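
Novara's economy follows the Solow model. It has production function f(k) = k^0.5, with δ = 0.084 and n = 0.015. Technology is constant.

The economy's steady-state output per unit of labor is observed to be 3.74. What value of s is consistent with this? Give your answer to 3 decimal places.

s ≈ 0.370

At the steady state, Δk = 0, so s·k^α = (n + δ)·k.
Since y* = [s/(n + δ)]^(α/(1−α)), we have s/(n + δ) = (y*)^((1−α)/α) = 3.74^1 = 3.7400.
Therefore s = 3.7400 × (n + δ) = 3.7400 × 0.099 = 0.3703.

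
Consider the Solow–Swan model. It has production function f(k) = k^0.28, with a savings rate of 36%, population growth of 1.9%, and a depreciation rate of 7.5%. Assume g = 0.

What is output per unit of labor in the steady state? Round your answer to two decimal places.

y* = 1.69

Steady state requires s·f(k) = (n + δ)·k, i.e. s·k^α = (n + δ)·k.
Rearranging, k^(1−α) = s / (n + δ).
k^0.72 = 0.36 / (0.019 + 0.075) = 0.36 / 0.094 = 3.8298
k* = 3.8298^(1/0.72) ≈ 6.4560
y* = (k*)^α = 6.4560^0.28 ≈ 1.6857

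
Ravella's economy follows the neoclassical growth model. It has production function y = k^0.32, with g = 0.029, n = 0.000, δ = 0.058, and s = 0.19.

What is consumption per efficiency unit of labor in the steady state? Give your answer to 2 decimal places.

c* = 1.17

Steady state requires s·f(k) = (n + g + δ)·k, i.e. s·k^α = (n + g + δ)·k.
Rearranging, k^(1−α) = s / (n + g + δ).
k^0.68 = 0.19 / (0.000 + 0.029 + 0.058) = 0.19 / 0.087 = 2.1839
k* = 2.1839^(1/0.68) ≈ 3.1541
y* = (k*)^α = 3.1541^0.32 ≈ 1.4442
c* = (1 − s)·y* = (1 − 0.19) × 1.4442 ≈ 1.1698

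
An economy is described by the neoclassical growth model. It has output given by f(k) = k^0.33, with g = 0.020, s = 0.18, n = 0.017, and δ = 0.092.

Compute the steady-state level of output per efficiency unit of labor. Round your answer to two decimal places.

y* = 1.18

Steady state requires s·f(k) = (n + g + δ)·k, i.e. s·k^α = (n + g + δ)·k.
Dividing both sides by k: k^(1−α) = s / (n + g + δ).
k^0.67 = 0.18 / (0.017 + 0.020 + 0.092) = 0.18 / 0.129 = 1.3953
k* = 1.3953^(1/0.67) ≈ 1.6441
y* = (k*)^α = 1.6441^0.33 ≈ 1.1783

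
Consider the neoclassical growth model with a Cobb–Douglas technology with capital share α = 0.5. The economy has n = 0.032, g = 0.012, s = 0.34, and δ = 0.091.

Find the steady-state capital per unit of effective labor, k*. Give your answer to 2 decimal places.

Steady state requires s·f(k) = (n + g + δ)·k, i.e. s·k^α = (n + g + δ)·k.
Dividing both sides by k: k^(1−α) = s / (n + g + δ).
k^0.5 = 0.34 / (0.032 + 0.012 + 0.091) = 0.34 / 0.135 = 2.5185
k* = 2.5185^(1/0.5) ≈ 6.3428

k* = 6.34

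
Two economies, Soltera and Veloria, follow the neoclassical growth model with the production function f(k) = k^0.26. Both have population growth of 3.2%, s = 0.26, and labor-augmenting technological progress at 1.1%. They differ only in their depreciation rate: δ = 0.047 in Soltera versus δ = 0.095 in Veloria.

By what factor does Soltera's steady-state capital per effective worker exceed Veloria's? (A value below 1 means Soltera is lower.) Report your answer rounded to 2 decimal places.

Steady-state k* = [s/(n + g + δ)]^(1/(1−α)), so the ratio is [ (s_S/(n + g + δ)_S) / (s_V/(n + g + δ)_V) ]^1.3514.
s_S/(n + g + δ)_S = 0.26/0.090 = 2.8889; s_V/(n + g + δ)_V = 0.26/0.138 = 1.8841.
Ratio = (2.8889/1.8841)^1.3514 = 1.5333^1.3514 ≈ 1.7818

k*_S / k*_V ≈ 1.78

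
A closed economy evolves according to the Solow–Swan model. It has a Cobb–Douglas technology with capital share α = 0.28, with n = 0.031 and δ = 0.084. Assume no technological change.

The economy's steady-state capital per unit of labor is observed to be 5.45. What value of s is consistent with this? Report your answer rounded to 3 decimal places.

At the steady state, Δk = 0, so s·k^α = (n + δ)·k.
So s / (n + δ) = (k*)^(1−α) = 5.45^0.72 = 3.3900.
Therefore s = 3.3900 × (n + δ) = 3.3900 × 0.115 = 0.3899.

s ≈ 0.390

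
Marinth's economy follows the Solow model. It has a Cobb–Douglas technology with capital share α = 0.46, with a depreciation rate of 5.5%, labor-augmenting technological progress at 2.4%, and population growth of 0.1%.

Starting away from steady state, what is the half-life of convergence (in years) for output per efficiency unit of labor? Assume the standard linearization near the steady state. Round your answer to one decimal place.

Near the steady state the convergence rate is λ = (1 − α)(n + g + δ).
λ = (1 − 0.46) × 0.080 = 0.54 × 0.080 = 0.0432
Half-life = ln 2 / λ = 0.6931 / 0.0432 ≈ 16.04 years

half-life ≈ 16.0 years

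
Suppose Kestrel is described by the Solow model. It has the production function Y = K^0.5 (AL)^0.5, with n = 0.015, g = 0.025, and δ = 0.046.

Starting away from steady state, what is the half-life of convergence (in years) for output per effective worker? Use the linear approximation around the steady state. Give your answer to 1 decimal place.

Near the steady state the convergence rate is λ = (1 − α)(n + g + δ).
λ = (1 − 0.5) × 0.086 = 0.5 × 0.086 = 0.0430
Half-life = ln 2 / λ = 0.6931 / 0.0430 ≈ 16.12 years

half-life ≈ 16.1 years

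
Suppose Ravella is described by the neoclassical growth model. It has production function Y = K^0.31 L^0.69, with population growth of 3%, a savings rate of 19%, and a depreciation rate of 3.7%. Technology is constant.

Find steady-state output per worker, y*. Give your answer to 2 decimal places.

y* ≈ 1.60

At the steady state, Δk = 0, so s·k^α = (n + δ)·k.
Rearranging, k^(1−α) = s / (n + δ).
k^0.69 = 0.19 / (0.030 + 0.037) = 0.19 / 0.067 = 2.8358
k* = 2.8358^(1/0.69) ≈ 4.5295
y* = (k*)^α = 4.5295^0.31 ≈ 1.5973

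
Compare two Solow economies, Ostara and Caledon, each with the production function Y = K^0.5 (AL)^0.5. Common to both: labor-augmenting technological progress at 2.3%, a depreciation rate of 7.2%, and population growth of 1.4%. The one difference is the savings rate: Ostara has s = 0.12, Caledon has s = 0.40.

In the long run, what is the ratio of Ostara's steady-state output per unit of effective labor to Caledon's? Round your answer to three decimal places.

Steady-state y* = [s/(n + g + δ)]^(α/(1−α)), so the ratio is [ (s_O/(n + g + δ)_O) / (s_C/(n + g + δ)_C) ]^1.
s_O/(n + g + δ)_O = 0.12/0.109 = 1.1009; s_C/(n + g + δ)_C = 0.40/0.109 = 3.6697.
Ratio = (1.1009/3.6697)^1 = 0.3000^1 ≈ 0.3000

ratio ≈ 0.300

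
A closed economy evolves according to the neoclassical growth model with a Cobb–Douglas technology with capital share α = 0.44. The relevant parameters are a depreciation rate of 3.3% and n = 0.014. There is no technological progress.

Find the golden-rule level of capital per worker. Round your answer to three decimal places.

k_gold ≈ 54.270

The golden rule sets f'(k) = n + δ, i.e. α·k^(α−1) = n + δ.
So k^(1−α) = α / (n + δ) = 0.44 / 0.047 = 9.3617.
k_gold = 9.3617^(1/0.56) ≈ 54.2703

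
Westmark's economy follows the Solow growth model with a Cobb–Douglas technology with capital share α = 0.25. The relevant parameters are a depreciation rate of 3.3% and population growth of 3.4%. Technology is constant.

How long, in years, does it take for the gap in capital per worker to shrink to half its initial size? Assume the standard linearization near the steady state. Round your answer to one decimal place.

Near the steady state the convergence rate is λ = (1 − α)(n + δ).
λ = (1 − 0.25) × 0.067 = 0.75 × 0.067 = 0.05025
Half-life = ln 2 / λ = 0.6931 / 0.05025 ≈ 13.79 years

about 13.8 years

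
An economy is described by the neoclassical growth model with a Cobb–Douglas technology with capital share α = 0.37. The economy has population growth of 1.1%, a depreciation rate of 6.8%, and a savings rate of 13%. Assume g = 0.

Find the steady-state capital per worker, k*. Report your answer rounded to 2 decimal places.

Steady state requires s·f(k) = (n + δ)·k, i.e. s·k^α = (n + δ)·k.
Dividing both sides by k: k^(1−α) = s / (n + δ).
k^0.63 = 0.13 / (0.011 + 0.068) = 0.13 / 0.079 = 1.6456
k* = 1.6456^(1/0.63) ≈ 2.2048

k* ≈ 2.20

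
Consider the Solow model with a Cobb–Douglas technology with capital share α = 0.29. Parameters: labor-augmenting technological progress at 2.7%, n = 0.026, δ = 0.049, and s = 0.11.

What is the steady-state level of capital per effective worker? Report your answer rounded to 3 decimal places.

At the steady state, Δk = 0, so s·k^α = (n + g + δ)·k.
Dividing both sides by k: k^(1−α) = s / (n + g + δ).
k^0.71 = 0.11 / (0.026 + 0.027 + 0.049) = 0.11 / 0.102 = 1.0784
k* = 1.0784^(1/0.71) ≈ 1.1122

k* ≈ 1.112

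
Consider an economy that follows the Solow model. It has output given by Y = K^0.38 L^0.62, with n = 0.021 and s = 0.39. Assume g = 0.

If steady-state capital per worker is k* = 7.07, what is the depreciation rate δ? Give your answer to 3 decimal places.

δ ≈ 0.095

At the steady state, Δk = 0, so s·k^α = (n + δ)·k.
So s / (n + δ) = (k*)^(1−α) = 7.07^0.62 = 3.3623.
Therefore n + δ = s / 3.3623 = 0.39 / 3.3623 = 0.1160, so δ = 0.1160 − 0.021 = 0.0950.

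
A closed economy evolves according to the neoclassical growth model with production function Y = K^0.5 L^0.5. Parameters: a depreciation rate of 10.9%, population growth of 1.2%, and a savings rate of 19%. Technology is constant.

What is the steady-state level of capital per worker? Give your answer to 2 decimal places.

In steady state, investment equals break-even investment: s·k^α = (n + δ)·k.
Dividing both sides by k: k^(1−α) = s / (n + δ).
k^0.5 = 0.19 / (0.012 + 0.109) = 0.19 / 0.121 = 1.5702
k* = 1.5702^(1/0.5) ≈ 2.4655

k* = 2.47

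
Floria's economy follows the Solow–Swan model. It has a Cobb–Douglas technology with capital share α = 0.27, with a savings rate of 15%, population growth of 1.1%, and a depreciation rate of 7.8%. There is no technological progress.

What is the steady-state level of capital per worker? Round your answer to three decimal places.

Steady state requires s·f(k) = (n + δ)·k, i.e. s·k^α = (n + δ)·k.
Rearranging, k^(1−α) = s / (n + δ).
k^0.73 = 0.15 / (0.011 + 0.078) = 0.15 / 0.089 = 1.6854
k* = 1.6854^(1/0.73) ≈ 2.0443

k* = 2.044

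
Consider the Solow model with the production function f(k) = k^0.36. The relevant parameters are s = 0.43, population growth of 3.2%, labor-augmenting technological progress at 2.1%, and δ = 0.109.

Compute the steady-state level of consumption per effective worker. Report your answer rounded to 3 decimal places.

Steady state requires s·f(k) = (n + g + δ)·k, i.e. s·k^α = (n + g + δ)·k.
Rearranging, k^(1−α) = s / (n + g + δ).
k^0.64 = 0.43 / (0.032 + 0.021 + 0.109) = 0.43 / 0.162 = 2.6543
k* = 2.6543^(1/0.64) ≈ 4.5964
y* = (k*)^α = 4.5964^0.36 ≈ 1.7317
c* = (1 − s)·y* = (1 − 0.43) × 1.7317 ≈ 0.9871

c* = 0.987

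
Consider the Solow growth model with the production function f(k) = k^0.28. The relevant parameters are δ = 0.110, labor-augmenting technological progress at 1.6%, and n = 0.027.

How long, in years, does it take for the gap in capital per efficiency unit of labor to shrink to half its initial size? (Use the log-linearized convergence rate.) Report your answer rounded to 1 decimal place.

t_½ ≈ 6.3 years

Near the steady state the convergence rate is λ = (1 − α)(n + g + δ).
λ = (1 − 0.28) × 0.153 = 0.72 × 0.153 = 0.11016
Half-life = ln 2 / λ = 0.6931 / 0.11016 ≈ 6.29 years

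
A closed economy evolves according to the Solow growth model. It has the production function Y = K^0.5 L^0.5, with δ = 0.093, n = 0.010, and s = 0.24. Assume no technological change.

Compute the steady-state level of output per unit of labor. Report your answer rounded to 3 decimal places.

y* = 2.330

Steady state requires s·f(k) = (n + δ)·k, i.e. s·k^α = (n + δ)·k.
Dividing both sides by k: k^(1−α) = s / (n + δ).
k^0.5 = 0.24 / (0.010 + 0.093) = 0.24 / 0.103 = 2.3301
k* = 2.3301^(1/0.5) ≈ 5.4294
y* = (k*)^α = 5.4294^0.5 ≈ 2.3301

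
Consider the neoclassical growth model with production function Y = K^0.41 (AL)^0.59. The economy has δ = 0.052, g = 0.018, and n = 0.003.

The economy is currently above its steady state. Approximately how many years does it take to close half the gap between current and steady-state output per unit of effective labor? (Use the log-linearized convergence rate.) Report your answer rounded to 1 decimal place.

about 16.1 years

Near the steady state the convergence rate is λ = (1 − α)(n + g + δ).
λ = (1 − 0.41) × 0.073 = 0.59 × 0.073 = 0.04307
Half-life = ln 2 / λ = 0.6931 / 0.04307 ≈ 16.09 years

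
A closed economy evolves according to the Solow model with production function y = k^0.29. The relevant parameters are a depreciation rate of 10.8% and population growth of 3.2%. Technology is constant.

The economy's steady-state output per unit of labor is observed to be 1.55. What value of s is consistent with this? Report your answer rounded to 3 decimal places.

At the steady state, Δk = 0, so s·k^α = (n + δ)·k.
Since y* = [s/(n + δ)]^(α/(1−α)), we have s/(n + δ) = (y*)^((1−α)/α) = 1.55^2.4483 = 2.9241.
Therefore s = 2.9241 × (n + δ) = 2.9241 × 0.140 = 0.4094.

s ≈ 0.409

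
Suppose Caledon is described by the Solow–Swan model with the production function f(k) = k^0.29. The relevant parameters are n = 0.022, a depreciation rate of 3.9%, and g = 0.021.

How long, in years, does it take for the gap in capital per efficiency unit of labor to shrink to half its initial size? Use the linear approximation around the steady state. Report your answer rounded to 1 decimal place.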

_ _ _ _ _ _ _

Problem requirements:
Having located the line containing "A closed economy evolves according to the Solow model", set it down along with every line after it through the end of the data, reproducing each exactly.

Task answer:
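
A closed economy evolves according to the Solow model with production function y = k^0.29. The relevant parameters are a depreciation rate of 10.8% and population growth of 3.2%. Technology is constant.

The economy's steady-state output per unit of labor is observed to be 1.55. What value of s is consistent with this? Report your answer rounded to 3 decimal places.

At the steady state, Δk = 0, so s·k^α = (n + δ)·k.
Since y* = [s/(n + δ)]^(α/(1−α)), we have s/(n + δ) = (y*)^((1−α)/α) = 1.55^2.4483 = 2.9241.
Therefore s = 2.9241 × (n + δ) = 2.9241 × 0.140 = 0.4094.

s ≈ 0.409

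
Suppose Caledon is described by the Solow–Swan model with the production function f(k) = k^0.29. The relevant parameters are n = 0.022, a depreciation rate of 3.9%, and g = 0.021.

How long, in years, does it take for the gap in capital per efficiency unit of labor to shrink to half its initial size? Use the linear approximation around the steady state. Report your answer rounded to 1 decimal place.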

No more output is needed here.